* _Try it_: When you reach the line with "Dept I: Nₕ = 11885, nₕ" in the listing below, transcribe it and each line after it up to and including the line with "1666 | 6320000 |", exactly and with nothing else.

* _Record excerpts_:

---

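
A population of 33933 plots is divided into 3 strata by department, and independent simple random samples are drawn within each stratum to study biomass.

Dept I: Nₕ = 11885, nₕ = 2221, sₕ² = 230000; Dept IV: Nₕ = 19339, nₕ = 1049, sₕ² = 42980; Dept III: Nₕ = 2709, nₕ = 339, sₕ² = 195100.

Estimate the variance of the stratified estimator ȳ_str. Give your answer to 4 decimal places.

Var(ȳ_str) = Σₕ Wₕ²(1 − fₕ)sₕ²/nₕ with Wₕ = Nₕ/N, N = 33933.
Dept I: Wₕ = 0.35024902; term = 0.35024902²·(1 − 0.18687421)·230000/2221 = 10.329775.
Dept IV: Wₕ = 0.56991719; term = 0.56991719²·(1 − 0.05424272)·42980/1049 = 12.586185.
Dept III: Wₕ = 0.07983379; term = 0.07983379²·(1 − 0.12513843)·195100/339 = 3.2090051.
Sum = 26.124965.

26.1250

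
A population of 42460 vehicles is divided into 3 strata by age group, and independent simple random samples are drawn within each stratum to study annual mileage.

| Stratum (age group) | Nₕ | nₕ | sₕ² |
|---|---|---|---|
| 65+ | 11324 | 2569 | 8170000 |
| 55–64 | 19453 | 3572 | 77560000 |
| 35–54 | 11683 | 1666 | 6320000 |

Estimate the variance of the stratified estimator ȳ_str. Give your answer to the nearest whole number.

4142

Var(ȳ_str) = Σₕ Wₕ²(1 − fₕ)sₕ²/nₕ with Wₕ = Nₕ/N, N = 42460.
65+: Wₕ = 0.26669807; term = 0.26669807²·(1 − 0.22686330)·8170000/2569 = 174.88557.
55–64: Wₕ = 0.45814885; term = 0.45814885²·(1 − 0.18362206)·77560000/3572 = 3720.7527.
35–54: Wₕ = 0.27515309; term = 0.27515309²·(1 − 0.14260036)·6320000/1666 = 246.24882.
Sum = 4141.8871.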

---

* _Your solution_:
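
Dept I: Nₕ = 11885, nₕ = 2221, sₕ² = 230000; Dept IV: Nₕ = 19339, nₕ = 1049, sₕ² = 42980; Dept III: Nₕ = 2709, nₕ = 339, sₕ² = 195100.

Estimate the variance of the stratified estimator ȳ_str. Give your answer to 4 decimal places.

Var(ȳ_str) = Σₕ Wₕ²(1 − fₕ)sₕ²/nₕ with Wₕ = Nₕ/N, N = 33933.
Dept I: Wₕ = 0.35024902; term = 0.35024902²·(1 − 0.18687421)·230000/2221 = 10.329775.
Dept IV: Wₕ = 0.56991719; term = 0.56991719²·(1 − 0.05424272)·42980/1049 = 12.586185.
Dept III: Wₕ = 0.07983379; term = 0.07983379²·(1 − 0.12513843)·195100/339 = 3.2090051.
Sum = 26.124965.

26.1250

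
A population of 42460 vehicles is divided into 3 strata by age group, and independent simple random samples are drawn within each stratum to study annual mileage.

| Stratum (age group) | Nₕ | nₕ | sₕ² |
|---|---|---|---|
| 65+ | 11324 | 2569 | 8170000 |
| 55–64 | 19453 | 3572 | 77560000 |
| 35–54 | 11683 | 1666 | 6320000 |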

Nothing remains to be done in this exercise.